Below are the records; restate all of them word for word.

**Task data**

--

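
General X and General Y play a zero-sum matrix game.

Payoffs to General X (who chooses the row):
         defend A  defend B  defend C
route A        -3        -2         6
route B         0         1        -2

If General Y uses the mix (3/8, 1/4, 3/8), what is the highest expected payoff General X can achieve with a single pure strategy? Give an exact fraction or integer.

5/8

route A: (-3)·(3/8) + (-2)·(1/4) + (6)·(3/8) = 5/8.
route B: (0)·(3/8) + (1)·(1/4) + (-2)·(3/8) = -1/2.
The best pure response is route A with expected payoff 5/8.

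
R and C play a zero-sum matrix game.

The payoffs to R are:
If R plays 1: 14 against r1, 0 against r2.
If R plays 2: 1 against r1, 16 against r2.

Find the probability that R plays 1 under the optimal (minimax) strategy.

Row minima are 0 and 1, so R's maximin is 1; column maxima are 14 and 16, so C's minimax is 14. These differ, so the equilibrium is in mixed strategies.
Let R play 1 with probability p. C is indifferent when 14p + (1−p) = 16(1−p), giving p = 15/29.

15/29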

--

**Response**
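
General X and General Y play a zero-sum matrix game.

Payoffs to General X (who chooses the row):
         defend A  defend B  defend C
route A        -3        -2         6
route B         0         1        -2

If General Y uses the mix (3/8, 1/4, 3/8), what is the highest expected payoff General X can achieve with a single pure strategy? Give an exact fraction or integer.

5/8

route A: (-3)·(3/8) + (-2)·(1/4) + (6)·(3/8) = 5/8.
route B: (0)·(3/8) + (1)·(1/4) + (-2)·(3/8) = -1/2.
The best pure response is route A with expected payoff 5/8.

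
R and C play a zero-sum matrix game.

The payoffs to R are:
If R plays 1: 14 against r1, 0 against r2.
If R plays 2: 1 against r1, 16 against r2.

Find the probability that R plays 1 under the optimal (minimax) strategy.

Row minima are 0 and 1, so R's maximin is 1; column maxima are 14 and 16, so C's minimax is 14. These differ, so the equilibrium is in mixed strategies.
Let R play 1 with probability p. C is indifferent when 14p + (1−p) = 16(1−p), giving p = 15/29.

15/29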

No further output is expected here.